**Data provided:**
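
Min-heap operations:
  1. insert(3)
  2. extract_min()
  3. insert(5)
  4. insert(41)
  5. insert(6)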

**Your assignment:**
A verbatim repeat of all the entries above is the required answer.

**Result of this task:**
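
Min-heap operations:
  1. insert(3)
  2. extract_min()
  3. insert(5)
  4. insert(41)
  5. insert(6)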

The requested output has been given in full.